* [Description of the task]
Search the lines of the records for the word "defines", and copy every line that has it.

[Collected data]
################

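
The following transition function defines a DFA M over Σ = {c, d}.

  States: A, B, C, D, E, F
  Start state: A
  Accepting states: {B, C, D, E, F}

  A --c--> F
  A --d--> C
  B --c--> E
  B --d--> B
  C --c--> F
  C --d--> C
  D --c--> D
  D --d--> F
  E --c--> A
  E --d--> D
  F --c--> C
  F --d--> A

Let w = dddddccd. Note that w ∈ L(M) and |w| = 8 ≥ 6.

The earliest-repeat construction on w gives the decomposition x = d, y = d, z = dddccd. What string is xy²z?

xy^2z = d·d·d·dddccd = ddddddccd.
Reading y = d takes M from C back to C, so after x·y·y the machine is still in C, and z then leads to the accepting state C. Hence ddddddccd ∈ L(M).

ddddddccd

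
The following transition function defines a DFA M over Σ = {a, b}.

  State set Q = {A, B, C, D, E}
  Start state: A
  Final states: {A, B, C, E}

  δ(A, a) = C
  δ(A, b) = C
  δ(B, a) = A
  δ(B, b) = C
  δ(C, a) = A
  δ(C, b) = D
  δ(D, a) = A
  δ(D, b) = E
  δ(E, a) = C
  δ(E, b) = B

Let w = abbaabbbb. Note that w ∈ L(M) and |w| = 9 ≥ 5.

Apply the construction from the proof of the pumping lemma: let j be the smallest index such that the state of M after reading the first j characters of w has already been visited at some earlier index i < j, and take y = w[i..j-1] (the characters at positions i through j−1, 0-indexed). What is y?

bba

State sequence: A -a-> C -b-> D -b-> E -a-> C -a-> A -b-> C -b-> D -b-> E -b-> B
First repeat at step 4: C was already visited.

So i = 1, j = 4, giving x = w[0:1] = a, y = w[1:4] = bba, z = w[4:9] = abbbb.
Check: |xy| = 4 ≤ 5 and |y| = 3 ≥ 1. Reading y takes M from C back to C, so every xyⁱz is accepted.
With |Q| = 5, pigeonhole forces a state repeat no later than step 5; the substring read between the first and second visits to that state can be pumped.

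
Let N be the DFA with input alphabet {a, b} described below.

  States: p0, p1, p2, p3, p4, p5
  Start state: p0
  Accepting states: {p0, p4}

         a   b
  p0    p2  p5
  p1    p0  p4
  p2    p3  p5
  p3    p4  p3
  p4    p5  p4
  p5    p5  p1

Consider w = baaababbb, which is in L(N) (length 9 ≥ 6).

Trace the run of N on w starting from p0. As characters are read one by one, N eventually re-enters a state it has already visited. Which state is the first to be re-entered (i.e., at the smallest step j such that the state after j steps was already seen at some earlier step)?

State sequence: p0 -b-> p5 -a-> p5 -a-> p5 -a-> p5 -b-> p1 -a-> p0 -b-> p5 -b-> p1 -b-> p4
First repeat at step 2: p5 was already visited.

The earliest repeat is at step j = 2: N is in p5, which it already visited at step i = 1.

p5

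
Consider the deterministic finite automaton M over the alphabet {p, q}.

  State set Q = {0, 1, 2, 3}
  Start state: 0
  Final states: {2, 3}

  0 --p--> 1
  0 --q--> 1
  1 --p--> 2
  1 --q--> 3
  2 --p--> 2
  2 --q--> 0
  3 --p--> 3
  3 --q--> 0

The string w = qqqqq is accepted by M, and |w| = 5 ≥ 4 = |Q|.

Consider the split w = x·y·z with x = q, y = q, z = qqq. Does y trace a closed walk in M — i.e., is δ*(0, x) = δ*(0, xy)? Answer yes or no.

State sequence: 0 -q-> 1 -q-> 3

After x (step 1): 1. After xy (step 2): 3.
They differ (1 ≠ 3), so y is not a cycle from the state after x; this split is not the one the pumping-lemma construction produces, and pumping y need not keep the string in L(M).

no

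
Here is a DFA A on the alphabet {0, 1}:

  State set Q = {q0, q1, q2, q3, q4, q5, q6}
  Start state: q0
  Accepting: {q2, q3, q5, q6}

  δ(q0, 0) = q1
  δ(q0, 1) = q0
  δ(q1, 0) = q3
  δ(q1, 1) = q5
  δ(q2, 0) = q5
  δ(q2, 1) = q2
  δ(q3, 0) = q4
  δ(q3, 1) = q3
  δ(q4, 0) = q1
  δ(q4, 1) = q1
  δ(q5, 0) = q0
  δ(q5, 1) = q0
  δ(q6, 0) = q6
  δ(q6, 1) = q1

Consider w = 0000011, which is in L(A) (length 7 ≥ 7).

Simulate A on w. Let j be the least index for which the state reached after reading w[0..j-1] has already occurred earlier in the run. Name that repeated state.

q1

Run of A on w = 0 0 0 0 0 1 1:
  step 0: q0  (start)
  step 1: q1  (read 0: q0→q1)
  step 2: q3  (read 0: q1→q3)
  step 3: q4  (read 0: q3→q4)
  step 4: q1  (read 0: q4→q1)   ← first repeat (q1 seen earlier)
  step 5: q3  (read 0: q1→q3)
  step 6: q3  (read 1: q3→q3)
  step 7: q3  (read 1: q3→q3)

The earliest repeat is at step j = 4: A is in q1, which it already visited at step i = 1.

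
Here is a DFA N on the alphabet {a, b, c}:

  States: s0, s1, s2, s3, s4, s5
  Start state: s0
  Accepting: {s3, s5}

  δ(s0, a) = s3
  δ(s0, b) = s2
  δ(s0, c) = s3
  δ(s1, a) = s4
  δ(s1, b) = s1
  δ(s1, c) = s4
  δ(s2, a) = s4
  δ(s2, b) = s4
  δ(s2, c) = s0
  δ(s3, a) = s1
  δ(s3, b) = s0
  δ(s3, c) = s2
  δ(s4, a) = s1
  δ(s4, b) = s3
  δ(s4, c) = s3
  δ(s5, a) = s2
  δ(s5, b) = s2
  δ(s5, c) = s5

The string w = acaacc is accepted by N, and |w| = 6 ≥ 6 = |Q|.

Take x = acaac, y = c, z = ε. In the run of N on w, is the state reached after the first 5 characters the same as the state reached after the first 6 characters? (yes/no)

State sequence: s0 -a-> s3 -c-> s2 -a-> s4 -a-> s1 -c-> s4 -c-> s3

After x (step 5): s4. After xy (step 6): s3.
They differ (s4 ≠ s3), so y is not a cycle from the state after x; this split is not the one the pumping-lemma construction produces, and pumping y need not keep the string in L(N).

no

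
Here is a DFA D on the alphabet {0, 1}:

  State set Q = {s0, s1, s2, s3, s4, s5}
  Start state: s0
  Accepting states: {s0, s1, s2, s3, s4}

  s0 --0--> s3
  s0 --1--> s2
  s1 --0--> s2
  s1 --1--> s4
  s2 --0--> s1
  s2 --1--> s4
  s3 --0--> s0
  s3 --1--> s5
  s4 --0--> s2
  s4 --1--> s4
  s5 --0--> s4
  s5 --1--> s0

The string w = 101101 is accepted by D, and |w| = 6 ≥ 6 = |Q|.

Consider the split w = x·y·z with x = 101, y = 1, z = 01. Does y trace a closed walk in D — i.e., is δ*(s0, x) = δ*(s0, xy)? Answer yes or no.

yes

State sequence: s0 -1-> s2 -0-> s1 -1-> s4 -1-> s4

After x (step 3): s4. After xy (step 4): s4.
They match, so y = 1 drives D around a cycle from s4 back to itself; pumping y any number of times keeps D in s4 before reading z, and xyⁱz ∈ L(D) for every i ≥ 0.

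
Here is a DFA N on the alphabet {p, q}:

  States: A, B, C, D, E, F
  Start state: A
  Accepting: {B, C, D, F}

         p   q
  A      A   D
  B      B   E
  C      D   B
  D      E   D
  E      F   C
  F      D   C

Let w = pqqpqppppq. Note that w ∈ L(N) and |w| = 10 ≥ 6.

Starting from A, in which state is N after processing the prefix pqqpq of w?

C

Run of N on the first 5 characters of w = p q q p q:
  step 0: A  (start)
  step 1: A  (read p: A→A)
  step 2: D  (read q: A→D)
  step 3: D  (read q: D→D)
  step 4: E  (read p: D→E)
  step 5: C  (read q: E→C)

After reading 5 characters, N is in state C.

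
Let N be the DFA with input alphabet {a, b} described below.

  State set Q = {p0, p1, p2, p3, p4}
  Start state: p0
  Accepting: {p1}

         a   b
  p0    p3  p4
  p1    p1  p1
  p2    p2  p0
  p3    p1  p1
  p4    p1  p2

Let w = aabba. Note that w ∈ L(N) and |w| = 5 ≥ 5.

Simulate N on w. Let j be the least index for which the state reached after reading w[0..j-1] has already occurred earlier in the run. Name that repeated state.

p1

State sequence: p0 -a-> p3 -a-> p1 -b-> p1 -b-> p1 -a-> p1
First repeat at step 3: p1 was already visited.

The earliest repeat is at step j = 3: N is in p1, which it already visited at step i = 2.
Pumping length from the standard proof: p = 5 (the number of states). The repeated state found above gives |xy| = j ≤ 5 and |y| = j − i ≥ 1.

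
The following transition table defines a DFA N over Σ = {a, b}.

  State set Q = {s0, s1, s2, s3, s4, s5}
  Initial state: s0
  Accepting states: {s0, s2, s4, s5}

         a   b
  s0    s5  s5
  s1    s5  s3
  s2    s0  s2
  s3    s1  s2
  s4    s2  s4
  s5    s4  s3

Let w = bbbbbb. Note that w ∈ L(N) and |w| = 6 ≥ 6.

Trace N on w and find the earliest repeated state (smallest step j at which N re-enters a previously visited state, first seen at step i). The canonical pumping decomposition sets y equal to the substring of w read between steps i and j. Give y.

b

State sequence: s0 -b-> s5 -b-> s3 -b-> s2 -b-> s2 -b-> s2 -b-> s2
First repeat at step 4: s2 was already visited.

So i = 3, j = 4, giving x = w[0:3] = bbb, y = w[3:4] = b, z = w[4:6] = bb.
Check: |xy| = 4 ≤ 6 and |y| = 1 ≥ 1. Reading y takes N from s2 back to s2, so every xyⁱz is accepted.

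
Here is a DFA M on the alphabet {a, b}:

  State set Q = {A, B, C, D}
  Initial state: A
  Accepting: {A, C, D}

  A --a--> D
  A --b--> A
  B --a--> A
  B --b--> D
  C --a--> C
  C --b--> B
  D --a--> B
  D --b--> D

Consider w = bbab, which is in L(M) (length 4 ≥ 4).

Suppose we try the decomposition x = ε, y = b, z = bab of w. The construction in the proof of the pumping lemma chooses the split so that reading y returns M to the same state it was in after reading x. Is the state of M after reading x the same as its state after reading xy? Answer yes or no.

yes

State sequence: A -b-> A

After x (step 0): A. After xy (step 1): A.
They match, so y = b drives M around a cycle from A back to itself; pumping y any number of times keeps M in A before reading z, and xyⁱz ∈ L(M) for every i ≥ 0.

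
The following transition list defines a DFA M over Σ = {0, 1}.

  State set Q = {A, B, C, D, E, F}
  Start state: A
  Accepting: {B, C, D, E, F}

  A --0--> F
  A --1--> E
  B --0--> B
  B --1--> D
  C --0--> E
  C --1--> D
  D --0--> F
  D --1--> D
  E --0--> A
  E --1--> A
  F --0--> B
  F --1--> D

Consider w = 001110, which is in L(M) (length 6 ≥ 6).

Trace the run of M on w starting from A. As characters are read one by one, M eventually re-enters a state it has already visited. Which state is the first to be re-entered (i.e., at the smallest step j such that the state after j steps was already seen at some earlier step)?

State sequence: A -0-> F -0-> B -1-> D -1-> D -1-> D -0-> F
First repeat at step 4: D was already visited.

The earliest repeat is at step j = 4: M is in D, which it already visited at step i = 3.

D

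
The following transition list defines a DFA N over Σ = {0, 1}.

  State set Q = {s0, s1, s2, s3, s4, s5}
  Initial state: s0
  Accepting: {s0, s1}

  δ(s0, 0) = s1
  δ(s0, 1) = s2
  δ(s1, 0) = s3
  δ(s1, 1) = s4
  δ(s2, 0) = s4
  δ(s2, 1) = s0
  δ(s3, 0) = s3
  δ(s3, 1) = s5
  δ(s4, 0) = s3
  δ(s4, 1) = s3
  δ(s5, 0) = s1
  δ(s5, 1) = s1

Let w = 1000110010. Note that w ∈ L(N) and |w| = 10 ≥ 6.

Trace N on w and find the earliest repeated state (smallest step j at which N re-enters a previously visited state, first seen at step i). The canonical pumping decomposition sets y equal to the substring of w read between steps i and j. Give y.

0

Run of N on w = 1 0 0 0 1 1 0 0 1 0:
  step 0: s0  (start)
  step 1: s2  (read 1: s0→s2)
  step 2: s4  (read 0: s2→s4)
  step 3: s3  (read 0: s4→s3)
  step 4: s3  (read 0: s3→s3)   ← first repeat (s3 seen earlier)
  step 5: s5  (read 1: s3→s5)
  step 6: s1  (read 1: s5→s1)
  step 7: s3  (read 0: s1→s3)
  step 8: s3  (read 0: s3→s3)
  step 9: s5  (read 1: s3→s5)
  step 10: s1  (read 0: s5→s1)

So i = 3, j = 4, giving x = w[0:3] = 100, y = w[3:4] = 0, z = w[4:10] = 110010.
Check: |xy| = 4 ≤ 6 and |y| = 1 ≥ 1. Reading y takes N from s3 back to s3, so every xyⁱz is accepted.
Pumping length from the standard proof: p = 6 (the number of states). The repeated state found above gives |xy| = j ≤ 6 and |y| = j − i ≥ 1.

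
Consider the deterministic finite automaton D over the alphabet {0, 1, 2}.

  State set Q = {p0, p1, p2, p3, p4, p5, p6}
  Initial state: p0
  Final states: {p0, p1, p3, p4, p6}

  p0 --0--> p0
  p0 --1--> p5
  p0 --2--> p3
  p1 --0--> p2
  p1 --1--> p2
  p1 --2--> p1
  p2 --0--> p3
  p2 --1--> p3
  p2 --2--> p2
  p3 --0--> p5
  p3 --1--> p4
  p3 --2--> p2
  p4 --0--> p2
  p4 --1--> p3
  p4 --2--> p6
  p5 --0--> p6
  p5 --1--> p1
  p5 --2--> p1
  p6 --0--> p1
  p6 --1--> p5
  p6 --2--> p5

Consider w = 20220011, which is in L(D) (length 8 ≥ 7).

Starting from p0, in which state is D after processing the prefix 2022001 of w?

State sequence: p0 -2-> p3 -0-> p5 -2-> p1 -2-> p1 -0-> p2 -0-> p3 -1-> p4

After reading 7 characters, D is in state p4.

p4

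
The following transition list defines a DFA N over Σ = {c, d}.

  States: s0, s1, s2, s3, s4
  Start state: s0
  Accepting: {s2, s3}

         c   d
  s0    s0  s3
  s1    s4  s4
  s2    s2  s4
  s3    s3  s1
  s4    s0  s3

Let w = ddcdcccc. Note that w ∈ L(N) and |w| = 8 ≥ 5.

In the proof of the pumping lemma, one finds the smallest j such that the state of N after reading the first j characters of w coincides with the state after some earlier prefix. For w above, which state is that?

s3

State sequence: s0 -d-> s3 -d-> s1 -c-> s4 -d-> s3 -c-> s3 -c-> s3 -c-> s3 -c-> s3
First repeat at step 4: s3 was already visited.

The earliest repeat is at step j = 4: N is in s3, which it already visited at step i = 1.
With |Q| = 5, pigeonhole forces a state repeat no later than step 5; the substring read between the first and second visits to that state can be pumped.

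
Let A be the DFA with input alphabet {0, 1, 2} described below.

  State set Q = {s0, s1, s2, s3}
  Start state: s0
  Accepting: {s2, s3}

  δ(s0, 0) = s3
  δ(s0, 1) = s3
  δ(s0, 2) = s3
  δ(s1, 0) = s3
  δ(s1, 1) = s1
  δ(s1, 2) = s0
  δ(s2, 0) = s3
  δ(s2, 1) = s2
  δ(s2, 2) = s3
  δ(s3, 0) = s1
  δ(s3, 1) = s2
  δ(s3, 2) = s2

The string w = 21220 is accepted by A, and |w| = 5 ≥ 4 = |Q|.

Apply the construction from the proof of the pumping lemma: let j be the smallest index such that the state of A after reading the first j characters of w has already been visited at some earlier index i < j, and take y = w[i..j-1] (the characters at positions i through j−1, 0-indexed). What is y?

State sequence: s0 -2-> s3 -1-> s2 -2-> s3 -2-> s2 -0-> s3
First repeat at step 3: s3 was already visited.

So i = 1, j = 3, giving x = w[0:1] = 2, y = w[1:3] = 12, z = w[3:5] = 20.
Check: |xy| = 3 ≤ 4 and |y| = 2 ≥ 1. Reading y takes A from s3 back to s3, so every xyⁱz is accepted.
The DFA has 4 states, so the proof of the pumping lemma guarantees a repeated state among the first 4+1 visited; the segment between the two visits is the pumpable y.

12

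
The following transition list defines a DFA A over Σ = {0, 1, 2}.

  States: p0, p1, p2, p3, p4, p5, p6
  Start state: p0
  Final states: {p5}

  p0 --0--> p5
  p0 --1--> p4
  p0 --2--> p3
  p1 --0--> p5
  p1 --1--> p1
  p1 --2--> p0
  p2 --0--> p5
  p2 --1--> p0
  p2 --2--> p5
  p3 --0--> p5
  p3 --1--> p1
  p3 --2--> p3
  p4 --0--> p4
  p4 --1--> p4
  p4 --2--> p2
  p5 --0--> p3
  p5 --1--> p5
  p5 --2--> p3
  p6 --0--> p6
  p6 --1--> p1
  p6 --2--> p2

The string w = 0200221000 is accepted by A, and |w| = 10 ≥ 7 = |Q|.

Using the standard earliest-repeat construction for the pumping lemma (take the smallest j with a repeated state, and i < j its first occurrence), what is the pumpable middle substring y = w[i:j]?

20

Run of A on w = 0 2 0 0 2 2 1 0 0 0:
  step 0: p0  (start)
  step 1: p5  (read 0: p0→p5)
  step 2: p3  (read 2: p5→p3)
  step 3: p5  (read 0: p3→p5)   ← first repeat (p5 seen earlier)
  step 4: p3  (read 0: p5→p3)
  step 5: p3  (read 2: p3→p3)
  step 6: p3  (read 2: p3→p3)
  step 7: p1  (read 1: p3→p1)
  step 8: p5  (read 0: p1→p5)
  step 9: p3  (read 0: p5→p3)
  step 10: p5  (read 0: p3→p5)

So i = 1, j = 3, giving x = w[0:1] = 0, y = w[1:3] = 20, z = w[3:10] = 0221000.
Check: |xy| = 3 ≤ 7 and |y| = 2 ≥ 1. Reading y takes A from p5 back to p5, so every xyⁱz is accepted.
The DFA has 7 states, so the proof of the pumping lemma guarantees a repeated state among the first 7+1 visited; the segment between the two visits is the pumpable y.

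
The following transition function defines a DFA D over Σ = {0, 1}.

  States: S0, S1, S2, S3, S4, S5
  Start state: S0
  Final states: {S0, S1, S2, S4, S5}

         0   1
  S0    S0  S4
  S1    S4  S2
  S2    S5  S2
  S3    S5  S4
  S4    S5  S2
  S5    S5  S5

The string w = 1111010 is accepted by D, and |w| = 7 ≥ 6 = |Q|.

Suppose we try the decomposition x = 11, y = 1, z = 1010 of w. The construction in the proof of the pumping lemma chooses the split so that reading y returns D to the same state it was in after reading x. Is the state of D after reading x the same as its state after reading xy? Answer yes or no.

yes

Run of D on the first 3 characters of w = 1 1 1:
  step 0: S0  (start)
  step 1: S4  (read 1: S0→S4)
  step 2: S2  (read 1: S4→S2)
  step 3: S2  (read 1: S2→S2)

After x (step 2): S2. After xy (step 3): S2.
They match, so y = 1 drives D around a cycle from S2 back to itself; pumping y any number of times keeps D in S2 before reading z, and xyⁱz ∈ L(D) for every i ≥ 0.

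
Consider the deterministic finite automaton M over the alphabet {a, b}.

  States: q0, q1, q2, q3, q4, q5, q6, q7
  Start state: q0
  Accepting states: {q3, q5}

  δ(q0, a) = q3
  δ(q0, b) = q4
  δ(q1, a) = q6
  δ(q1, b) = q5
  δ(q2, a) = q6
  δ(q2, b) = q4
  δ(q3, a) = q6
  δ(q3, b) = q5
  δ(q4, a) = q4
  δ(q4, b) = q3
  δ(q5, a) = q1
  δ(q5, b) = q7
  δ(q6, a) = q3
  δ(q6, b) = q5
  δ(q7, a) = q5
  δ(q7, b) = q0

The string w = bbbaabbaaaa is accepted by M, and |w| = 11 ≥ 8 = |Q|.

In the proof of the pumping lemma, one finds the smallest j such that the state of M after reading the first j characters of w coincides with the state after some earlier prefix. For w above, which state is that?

q5

Run of M on w = b b b a a b b a a a a:
  step 0: q0  (start)
  step 1: q4  (read b: q0→q4)
  step 2: q3  (read b: q4→q3)
  step 3: q5  (read b: q3→q5)
  step 4: q1  (read a: q5→q1)
  step 5: q6  (read a: q1→q6)
  step 6: q5  (read b: q6→q5)   ← first repeat (q5 seen earlier)
  step 7: q7  (read b: q5→q7)
  step 8: q5  (read a: q7→q5)
  step 9: q1  (read a: q5→q1)
  step 10: q6  (read a: q1→q6)
  step 11: q3  (read a: q6→q3)

The earliest repeat is at step j = 6: M is in q5, which it already visited at step i = 3.
Since M has 8 states, any run of length ≥ 8 visits 8+1 states, so by pigeonhole some state repeats within the first 8 steps — that repeat gives the pumpable loop.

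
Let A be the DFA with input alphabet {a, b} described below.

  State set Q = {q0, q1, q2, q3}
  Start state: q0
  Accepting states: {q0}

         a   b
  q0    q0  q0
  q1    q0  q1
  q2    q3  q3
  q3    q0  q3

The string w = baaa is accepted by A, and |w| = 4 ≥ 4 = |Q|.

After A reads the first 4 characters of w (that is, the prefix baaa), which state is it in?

q0

Run of A on the first 4 characters of w = b a a a:
  step 0: q0  (start)
  step 1: q0  (read b: q0→q0)
  step 2: q0  (read a: q0→q0)
  step 3: q0  (read a: q0→q0)
  step 4: q0  (read a: q0→q0)

After reading 4 characters, A is in state q0.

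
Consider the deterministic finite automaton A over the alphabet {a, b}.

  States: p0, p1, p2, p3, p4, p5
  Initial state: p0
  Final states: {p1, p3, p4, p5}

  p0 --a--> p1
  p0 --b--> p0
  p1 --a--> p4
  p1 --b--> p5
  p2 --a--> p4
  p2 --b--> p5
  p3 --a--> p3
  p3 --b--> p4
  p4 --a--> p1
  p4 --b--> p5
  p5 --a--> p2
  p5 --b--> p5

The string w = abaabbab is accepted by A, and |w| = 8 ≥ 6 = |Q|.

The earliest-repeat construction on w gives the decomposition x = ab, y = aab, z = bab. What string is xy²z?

abaabaabbab

xy^2z = ab·aab·aab·bab = abaabaabbab.
Reading y = aab takes A from p5 back to p5, so after x·y·y the machine is still in p5, and z then leads to the accepting state p5. Hence abaabaabbab ∈ L(A).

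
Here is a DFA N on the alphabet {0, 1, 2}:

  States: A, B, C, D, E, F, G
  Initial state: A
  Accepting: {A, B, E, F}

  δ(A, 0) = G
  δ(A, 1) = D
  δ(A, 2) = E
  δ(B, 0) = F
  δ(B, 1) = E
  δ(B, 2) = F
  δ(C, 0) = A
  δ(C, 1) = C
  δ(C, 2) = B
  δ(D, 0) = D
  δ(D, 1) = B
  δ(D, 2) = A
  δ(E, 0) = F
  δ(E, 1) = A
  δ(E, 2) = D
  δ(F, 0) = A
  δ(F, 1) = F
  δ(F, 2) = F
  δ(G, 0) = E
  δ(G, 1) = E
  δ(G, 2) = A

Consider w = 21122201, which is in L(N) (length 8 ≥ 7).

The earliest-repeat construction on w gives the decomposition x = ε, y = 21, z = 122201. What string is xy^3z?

xy^3z = ε·21·21·21·122201 = 212121122201.
Reading y = 21 takes N from A back to A, so after x·y·y·y the machine is still in A, and z then leads to the accepting state B. Hence 212121122201 ∈ L(N).

212121122201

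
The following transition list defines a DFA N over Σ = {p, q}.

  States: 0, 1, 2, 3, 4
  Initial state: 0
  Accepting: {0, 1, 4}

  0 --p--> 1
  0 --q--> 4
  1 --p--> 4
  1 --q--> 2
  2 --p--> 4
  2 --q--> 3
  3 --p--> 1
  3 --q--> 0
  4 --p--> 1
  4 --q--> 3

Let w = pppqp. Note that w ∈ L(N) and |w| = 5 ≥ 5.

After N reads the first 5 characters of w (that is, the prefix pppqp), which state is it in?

4

Run of N on the first 5 characters of w = p p p q p:
  step 0: 0  (start)
  step 1: 1  (read p: 0→1)
  step 2: 4  (read p: 1→4)
  step 3: 1  (read p: 4→1)
  step 4: 2  (read q: 1→2)
  step 5: 4  (read p: 2→4)

After reading 5 characters, N is in state 4.
(This kind of state-tracing is the core of the pumping-lemma construction: with 5 states, pigeonhole forces a repeat within the first 5 steps.)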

################

* [Response to this exercise]
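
The following transition function defines a DFA M over Σ = {c, d}.
The following transition function defines a DFA M over Σ = {a, b}.
The following transition table defines a DFA N over Σ = {a, b}.
The following transition list defines a DFA M over Σ = {0, 1}.
The following transition list defines a DFA N over Σ = {0, 1}.
The following transition list defines a DFA N over Σ = {c, d}.
The following transition list defines a DFA A over Σ = {0, 1, 2}.
The following transition function defines a DFA D over Σ = {0, 1}.
The following transition list defines a DFA N over Σ = {p, q}.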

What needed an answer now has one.